▸ **What you are asked to do**:
Look through the records below for the line holding "Let (2/4)*O = 2379.". Write it out exactly, with each following line through the line holding "Let a(h, v)".

▸ **Dataset entries**:
*****

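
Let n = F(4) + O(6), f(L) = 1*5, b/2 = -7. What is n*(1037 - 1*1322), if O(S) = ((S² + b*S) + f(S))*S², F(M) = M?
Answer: 440040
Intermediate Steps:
b = -14 (b = 2*(-7) = -14)
f(L) = 5
O(S) = S²*(5 + S² - 14*S) (O(S) = ((S² - 14*S) + 5)*S² = (5 + S² - 14*S)*S² = S²*(5 + S² - 14*S))
n = -1544 (n = 4 + 6²*(5 + 6² - 14*6) = 4 + 36*(5 + 36 - 84) = 4 + 36*(-43) = 4 - 1548 = -1544)
n*(1037 - 1*1322) = -1544*(1037 - 1*1322) = -1544*(1037 - 1322) = -1544*(-285) = 440040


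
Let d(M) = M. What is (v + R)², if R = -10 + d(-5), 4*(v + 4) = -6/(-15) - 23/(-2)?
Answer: 410881/1600 ≈ 256.80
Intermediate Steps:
v = -41/40 (v = -4 + (-6/(-15) - 23/(-2))/4 = -4 + (-6*(-1/15) - 23*(-½))/4 = -4 + (⅖ + 23/2)/4 = -4 + (¼)*(119/10) = -4 + 119/40 = -41/40 ≈ -1.0250)
R = -15 (R = -10 - 5 = -15)
(v + R)² = (-41/40 - 15)² = (-641/40)² = 410881/1600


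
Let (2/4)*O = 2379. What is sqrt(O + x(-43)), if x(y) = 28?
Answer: sqrt(4786) ≈ 69.181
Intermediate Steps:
O = 4758 (O = 2*2379 = 4758)
sqrt(O + x(-43)) = sqrt(4758 + 28) = sqrt(4786)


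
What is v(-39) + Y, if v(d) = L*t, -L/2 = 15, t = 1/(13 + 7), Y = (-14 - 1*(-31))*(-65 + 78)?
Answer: 439/2 ≈ 219.50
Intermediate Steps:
Y = 221 (Y = (-14 + 31)*13 = 17*13 = 221)
t = 1/20 ≈ 0.050000
L = -30 (L = -2*15 = -30)
v(d) = -3/2 (v(d) = -30*1/20 = -3/2)
v(-39) + Y = -3/2 + 221 = 439/2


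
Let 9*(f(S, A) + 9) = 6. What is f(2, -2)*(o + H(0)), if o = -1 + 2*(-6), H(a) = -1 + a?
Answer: 350/3 ≈ 116.67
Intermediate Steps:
f(S, A) = -25/3 (f(S, A) = -9 + (⅑)*6 = -9 + ⅔ = -25/3)
o = -13 (o = -1 - 12 = -13)
f(2, -2)*(o + H(0)) = -25*(-13 + (-1 + 0))/3 = -25*(-13 - 1)/3 = -25/3*(-14) = 350/3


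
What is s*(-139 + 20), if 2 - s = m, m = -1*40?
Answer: -4998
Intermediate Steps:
m = -40
s = 42 (s = 2 - 1*(-40) = 2 + 40 = 42)
s*(-139 + 20) = 42*(-139 + 20) = 42*(-119) = -4998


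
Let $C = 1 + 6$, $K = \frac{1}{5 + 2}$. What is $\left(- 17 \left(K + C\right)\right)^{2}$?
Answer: $\frac{722500}{49} \approx 14745.0$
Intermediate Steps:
$K = \frac{1}{7} \approx 0.14286$
$C = 7$
$\left(- 17 \left(K + C\right)\right)^{2} = \left(- 17 \left(\frac{1}{7} + 7\right)\right)^{2} = \left(\left(-17\right) \frac{50}{7}\right)^{2} = \left(- \frac{850}{7}\right)^{2} = \frac{722500}{49}$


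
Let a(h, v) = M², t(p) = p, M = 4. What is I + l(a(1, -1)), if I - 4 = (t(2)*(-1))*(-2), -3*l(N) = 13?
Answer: 11/3 ≈ 3.6667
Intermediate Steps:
a(h, v) = 16 (a(h, v) = 4² = 16)
l(N) = -13/3 (l(N) = -⅓*13 = -13/3)
I = 8 (I = 4 + (2*(-1))*(-2) = 4 - 2*(-2) = 4 + 4 = 8)
I + l(a(1, -1)) = 8 - 13/3 = 11/3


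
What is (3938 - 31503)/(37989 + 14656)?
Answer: -5513/10529 ≈ -0.52360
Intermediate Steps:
(3938 - 31503)/(37989 + 14656) = -27565/52645 = -27565*1/52645 = -5513/10529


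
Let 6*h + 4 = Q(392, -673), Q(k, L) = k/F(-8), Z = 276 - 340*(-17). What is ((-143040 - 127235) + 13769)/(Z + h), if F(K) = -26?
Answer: -5001867/118030 ≈ -42.378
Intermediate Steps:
Z = 6056 (Z = 276 + 5780 = 6056)
Q(k, L) = -k/26 (Q(k, L) = k/(-26) = k*(-1/26) = -k/26)
h = -124/39 (h = -⅔ + (-1/26*392)/6 = -⅔ + (⅙)*(-196/13) = -⅔ - 98/39 = -124/39 ≈ -3.1795)
((-143040 - 127235) + 13769)/(Z + h) = ((-143040 - 127235) + 13769)/(6056 - 124/39) = (-270275 + 13769)/(236060/39) = -256506*39/236060 = -5001867/118030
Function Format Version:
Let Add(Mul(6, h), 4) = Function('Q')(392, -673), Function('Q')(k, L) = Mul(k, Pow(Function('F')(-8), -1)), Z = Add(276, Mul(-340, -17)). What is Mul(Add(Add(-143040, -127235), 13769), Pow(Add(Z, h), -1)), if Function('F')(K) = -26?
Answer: Rational(-5001867, 118030) ≈ -42.378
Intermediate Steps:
Z = 6056 (Z = Add(276, 5780) = 6056)
Function('Q')(k, L) = Mul(Rational(-1, 26), k) (Function('Q')(k, L) = Mul(k, Pow(-26, -1)) = Mul(k, Rational(-1, 26)) = Mul(Rational(-1, 26), k))
h = Rational(-124, 39) (h = Add(Rational(-2, 3), Mul(Rational(1, 6), Mul(Rational(-1, 26), 392))) = Add(Rational(-2, 3), Mul(Rational(1, 6), Rational(-196, 13))) = Add(Rational(-2, 3), Rational(-98, 39)) = Rational(-124, 39) ≈ -3.1795)
Mul(Add(Add(-143040, -127235), 13769), Pow(Add(Z, h), -1)) = Mul(Add(Add(-143040, -127235), 13769), Pow(Add(6056, Rational(-124, 39)), -1)) = Mul(Add(-270275, 13769), Pow(Rational(236060, 39), -1)) = Mul(-256506, Rational(39, 236060)) = Rational(-5001867, 118030)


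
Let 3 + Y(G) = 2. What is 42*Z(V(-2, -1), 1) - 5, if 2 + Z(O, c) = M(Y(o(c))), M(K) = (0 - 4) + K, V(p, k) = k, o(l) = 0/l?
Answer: -299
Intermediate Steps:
o(l) = 0
Y(G) = -1 (Y(G) = -3 + 2 = -1)
M(K) = -4 + K
Z(O, c) = -7 (Z(O, c) = -2 + (-4 - 1) = -2 - 5 = -7)
42*Z(V(-2, -1), 1) - 5 = 42*(-7) - 5 = -294 - 5 = -299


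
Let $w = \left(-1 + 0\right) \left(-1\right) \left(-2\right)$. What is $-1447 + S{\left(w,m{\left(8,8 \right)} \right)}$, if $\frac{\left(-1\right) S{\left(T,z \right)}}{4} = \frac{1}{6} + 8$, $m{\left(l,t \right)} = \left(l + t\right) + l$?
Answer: $- \frac{4439}{3} \approx -1479.7$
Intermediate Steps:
$m{\left(l,t \right)} = t + 2 l$
$w = -2$ ($w = \left(-1\right) \left(-1\right) \left(-2\right) = 1 \left(-2\right) = -2$)
$S{\left(T,z \right)} = - \frac{98}{3}$ ($S{\left(T,z \right)} = - 4 \left(\frac{1}{6} + 8\right) = \left(-4\right) \frac{49}{6} = - \frac{98}{3}$)
$-1447 + S{\left(w,m{\left(8,8 \right)} \right)} = -1447 - \frac{98}{3} = - \frac{4439}{3}$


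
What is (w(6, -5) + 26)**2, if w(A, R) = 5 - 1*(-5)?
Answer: 1296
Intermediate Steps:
w(A, R) = 10 (w(A, R) = 5 + 5 = 10)
(w(6, -5) + 26)**2 = (10 + 26)**2 = 36**2 = 1296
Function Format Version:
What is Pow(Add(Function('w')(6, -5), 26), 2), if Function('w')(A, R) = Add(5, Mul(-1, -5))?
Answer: 1296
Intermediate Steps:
Function('w')(A, R) = 10 (Function('w')(A, R) = Add(5, 5) = 10)
Pow(Add(Function('w')(6, -5), 26), 2) = Pow(Add(10, 26), 2) = Pow(36, 2) = 1296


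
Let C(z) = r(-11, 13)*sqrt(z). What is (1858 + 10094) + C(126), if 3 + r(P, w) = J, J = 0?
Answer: 11952 - 9*sqrt(14) ≈ 11918.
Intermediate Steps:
r(P, w) = -3 (r(P, w) = -3 + 0 = -3)
C(z) = -3*sqrt(z)
(1858 + 10094) + C(126) = (1858 + 10094) - 9*sqrt(14) = 11952 - 9*sqrt(14)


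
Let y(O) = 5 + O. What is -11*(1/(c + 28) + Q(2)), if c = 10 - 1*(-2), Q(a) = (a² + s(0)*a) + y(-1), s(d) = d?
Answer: -3531/40 ≈ -88.275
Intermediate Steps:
Q(a) = 4 + a² (Q(a) = (a² + 0*a) + (5 - 1) = (a² + 0) + 4 = a² + 4 = 4 + a²)
c = 12 (c = 10 + 2 = 12)
-11*(1/(c + 28) + Q(2)) = -11*(1/(12 + 28) + (4 + 2²)) = -11*(1/40 + (4 + 4)) = -11*(1/40 + 8) = -11*321/40 = -3531/40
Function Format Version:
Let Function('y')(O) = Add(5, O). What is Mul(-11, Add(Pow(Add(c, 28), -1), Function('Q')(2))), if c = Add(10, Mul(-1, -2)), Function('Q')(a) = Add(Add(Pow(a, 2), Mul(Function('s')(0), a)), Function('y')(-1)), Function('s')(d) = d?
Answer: Rational(-3531, 40) ≈ -88.275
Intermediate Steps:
Function('Q')(a) = Add(4, Pow(a, 2)) (Function('Q')(a) = Add(Add(Pow(a, 2), Mul(0, a)), Add(5, -1)) = Add(Add(Pow(a, 2), 0), 4) = Add(Pow(a, 2), 4) = Add(4, Pow(a, 2)))
c = 12 (c = Add(10, 2) = 12)
Mul(-11, Add(Pow(Add(c, 28), -1), Function('Q')(2))) = Mul(-11, Add(Pow(Add(12, 28), -1), Add(4, Pow(2, 2)))) = Mul(-11, Add(Pow(40, -1), Add(4, 4))) = Mul(-11, Add(Rational(1, 40), 8)) = Mul(-11, Rational(321, 40)) = Rational(-3531, 40)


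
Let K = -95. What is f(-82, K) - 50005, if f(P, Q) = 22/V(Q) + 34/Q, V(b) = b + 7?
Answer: -19002131/380 ≈ -50006.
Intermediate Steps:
V(b) = 7 + b
f(P, Q) = 22/(7 + Q) + 34/Q
f(-82, K) - 50005 = 14*(17 + 4*(-95))/(-95*(7 - 95)) - 50005 = 14*(-1/95)*(17 - 380)/(-88) - 50005 = 14*(-1/95)*(-1/88)*(-363) - 50005 = -231/380 - 50005 = -19002131/380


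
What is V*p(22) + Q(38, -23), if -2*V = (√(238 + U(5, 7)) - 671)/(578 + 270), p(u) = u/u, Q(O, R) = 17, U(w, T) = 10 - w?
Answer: 29503/1696 - 9*√3/1696 ≈ 17.386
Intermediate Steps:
p(u) = 1
V = 671/1696 - 9*√3/1696 (V = -(√(238 + (10 - 1*5)) - 671)/(2*(578 + 270)) = -(√(238 + (10 - 5)) - 671)/(2*848) = -(√(238 + 5) - 671)/(2*848) = -(√243 - 671)/(2*848) = -(9*√3 - 671)/(2*848) = -(-671 + 9*√3)/(2*848) = -(-671/848 + 9*√3/848)/2 = 671/1696 - 9*√3/1696 ≈ 0.38645)
V*p(22) + Q(38, -23) = (671/1696 - 9*√3/1696)*1 + 17 = (671/1696 - 9*√3/1696) + 17 = 29503/1696 - 9*√3/1696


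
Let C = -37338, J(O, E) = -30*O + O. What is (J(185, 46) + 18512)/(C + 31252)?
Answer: -13147/6086 ≈ -2.1602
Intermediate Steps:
J(O, E) = -29*O
(J(185, 46) + 18512)/(C + 31252) = (-29*185 + 18512)/(-37338 + 31252) = (-5365 + 18512)/(-6086) = 13147*(-1/6086) = -13147/6086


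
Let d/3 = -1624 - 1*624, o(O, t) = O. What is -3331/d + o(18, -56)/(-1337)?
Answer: 4332155/9016728 ≈ 0.48046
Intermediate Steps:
d = -6744 (d = 3*(-1624 - 1*624) = 3*(-1624 - 624) = 3*(-2248) = -6744)
-3331/d + o(18, -56)/(-1337) = -3331/(-6744) + 18/(-1337) = -3331*(-1/6744) + 18*(-1/1337) = 3331/6744 - 18/1337 = 4332155/9016728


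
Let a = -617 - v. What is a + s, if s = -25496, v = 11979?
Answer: -38092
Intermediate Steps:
a = -12596 (a = -617 - 1*11979 = -617 - 11979 = -12596)
a + s = -12596 - 25496 = -38092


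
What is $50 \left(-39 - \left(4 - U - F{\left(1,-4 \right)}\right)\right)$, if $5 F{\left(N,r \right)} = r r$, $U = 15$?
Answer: $-1240$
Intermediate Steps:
$F{\left(N,r \right)} = \frac{r^{2}}{5}$ ($F{\left(N,r \right)} = \frac{r r}{5} = \frac{r^{2}}{5}$)
$50 \left(-39 - \left(4 - U - F{\left(1,-4 \right)}\right)\right) = 50 \left(-39 + \left(\left(\frac{\left(-4\right)^{2}}{5} + 15\right) - 4\right)\right) = 50 \left(-39 + \left(\left(\frac{1}{5} \cdot 16 + 15\right) - 4\right)\right) = 50 \left(-39 + \left(\left(\frac{16}{5} + 15\right) - 4\right)\right) = 50 \left(-39 + \left(\frac{91}{5} - 4\right)\right) = 50 \left(-39 + \frac{71}{5}\right) = 50 \left(- \frac{124}{5}\right) = -1240$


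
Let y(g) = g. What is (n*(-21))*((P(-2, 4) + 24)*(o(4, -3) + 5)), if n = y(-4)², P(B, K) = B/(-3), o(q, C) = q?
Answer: -74592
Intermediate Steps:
P(B, K) = -B/3 (P(B, K) = B*(-⅓) = -B/3)
n = 16 (n = (-4)² = 16)
(n*(-21))*((P(-2, 4) + 24)*(o(4, -3) + 5)) = (16*(-21))*((-⅓*(-2) + 24)*(4 + 5)) = -336*(⅔ + 24)*9 = -8288*9 = -336*222 = -74592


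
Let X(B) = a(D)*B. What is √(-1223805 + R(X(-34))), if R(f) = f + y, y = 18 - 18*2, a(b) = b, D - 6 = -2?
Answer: I*√1223959 ≈ 1106.3*I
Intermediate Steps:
D = 4 (D = 6 - 2 = 4)
X(B) = 4*B
y = -18 (y = 18 - 36 = -18)
R(f) = -18 + f (R(f) = f - 18 = -18 + f)
√(-1223805 + R(X(-34))) = √(-1223805 + (-18 + 4*(-34))) = √(-1223805 + (-18 - 136)) = √(-1223805 - 154) = √(-1223959) = I*√1223959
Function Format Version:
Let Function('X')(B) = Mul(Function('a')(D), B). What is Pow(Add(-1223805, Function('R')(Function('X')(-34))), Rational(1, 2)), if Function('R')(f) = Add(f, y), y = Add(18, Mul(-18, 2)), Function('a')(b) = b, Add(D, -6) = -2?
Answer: Mul(I, Pow(1223959, Rational(1, 2))) ≈ Mul(1106.3, I)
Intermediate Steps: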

*****

▸ **Expected output**:
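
Let (2/4)*O = 2379. What is sqrt(O + x(-43)), if x(y) = 28?
Answer: sqrt(4786) ≈ 69.181
Intermediate Steps:
O = 4758 (O = 2*2379 = 4758)
sqrt(O + x(-43)) = sqrt(4758 + 28) = sqrt(4786)


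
What is v(-39) + Y, if v(d) = L*t, -L/2 = 15, t = 1/(13 + 7), Y = (-14 - 1*(-31))*(-65 + 78)?
Answer: 439/2 ≈ 219.50
Intermediate Steps:
Y = 221 (Y = (-14 + 31)*13 = 17*13 = 221)
t = 1/20 ≈ 0.050000
L = -30 (L = -2*15 = -30)
v(d) = -3/2 (v(d) = -30*1/20 = -3/2)
v(-39) + Y = -3/2 + 221 = 439/2


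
Let 9*(f(S, A) + 9) = 6. What is f(2, -2)*(o + H(0)), if o = -1 + 2*(-6), H(a) = -1 + a?
Answer: 350/3 ≈ 116.67
Intermediate Steps:
f(S, A) = -25/3 (f(S, A) = -9 + (⅑)*6 = -9 + ⅔ = -25/3)
o = -13 (o = -1 - 12 = -13)
f(2, -2)*(o + H(0)) = -25*(-13 + (-1 + 0))/3 = -25*(-13 - 1)/3 = -25/3*(-14) = 350/3


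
What is s*(-139 + 20), if 2 - s = m, m = -1*40?
Answer: -4998
Intermediate Steps:
m = -40
s = 42 (s = 2 - 1*(-40) = 2 + 40 = 42)
s*(-139 + 20) = 42*(-139 + 20) = 42*(-119) = -4998


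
Let $C = 1 + 6$, $K = \frac{1}{5 + 2}$. What is $\left(- 17 \left(K + C\right)\right)^{2}$?
Answer: $\frac{722500}{49} \approx 14745.0$
Intermediate Steps:
$K = \frac{1}{7} \approx 0.14286$
$C = 7$
$\left(- 17 \left(K + C\right)\right)^{2} = \left(- 17 \left(\frac{1}{7} + 7\right)\right)^{2} = \left(\left(-17\right) \frac{50}{7}\right)^{2} = \left(- \frac{850}{7}\right)^{2} = \frac{722500}{49}$


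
Let a(h, v) = M², t(p) = p, M = 4. What is I + l(a(1, -1)), if I - 4 = (t(2)*(-1))*(-2), -3*l(N) = 13?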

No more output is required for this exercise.